[Saved entries]
Segment Open

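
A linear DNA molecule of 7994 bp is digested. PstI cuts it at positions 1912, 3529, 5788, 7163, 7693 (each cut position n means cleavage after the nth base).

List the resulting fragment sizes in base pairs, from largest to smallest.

Linear molecule, 5 cuts → 6 fragments:
  1912 − 0 = 1912 bp
  3529 − 1912 = 1617 bp
  5788 − 3529 = 2259 bp
  7163 − 5788 = 1375 bp
  7693 − 7163 = 530 bp
  7994 − 7693 = 301 bp
Sorted largest to smallest: 2259, 1912, 1617, 1375, 530, 301 bp.

2259, 1912, 1617, 1375, 530, 301 bp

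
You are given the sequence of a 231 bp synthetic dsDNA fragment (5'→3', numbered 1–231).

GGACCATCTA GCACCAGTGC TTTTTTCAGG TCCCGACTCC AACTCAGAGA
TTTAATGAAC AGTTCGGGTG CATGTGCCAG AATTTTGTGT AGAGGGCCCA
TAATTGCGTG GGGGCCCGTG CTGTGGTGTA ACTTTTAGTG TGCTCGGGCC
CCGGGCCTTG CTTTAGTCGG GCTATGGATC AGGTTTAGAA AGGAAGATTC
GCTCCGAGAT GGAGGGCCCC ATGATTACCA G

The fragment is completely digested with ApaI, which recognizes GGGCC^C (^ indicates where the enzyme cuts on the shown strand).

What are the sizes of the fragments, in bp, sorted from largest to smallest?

98, 68, 34, 18, 13 bp

ApaI sites (GGGCCC) start at positions 94, 112, 146, 214.
ApaI cuts after base 5 of each site (before the last base), so after positions 98, 116, 150, 218.
Linear molecule, 4 cuts → 5 fragments:
  1–98 → 98 bp
  99–116 → 18 bp
  117–150 → 34 bp
  151–218 → 68 bp
  219–231 → 13 bp
Sorted largest to smallest: 98, 68, 34, 18, 13 bp.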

Segment Closed

Copy each line of the entries in which the string "digested" is found.

Answer area:
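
A linear DNA molecule of 7994 bp is digested. PstI cuts it at positions 1912, 3529, 5788, 7163, 7693 (each cut position n means cleavage after the nth base).
The fragment is completely digested with ApaI, which recognizes GGGCC^C (^ indicates where the enzyme cuts on the shown strand).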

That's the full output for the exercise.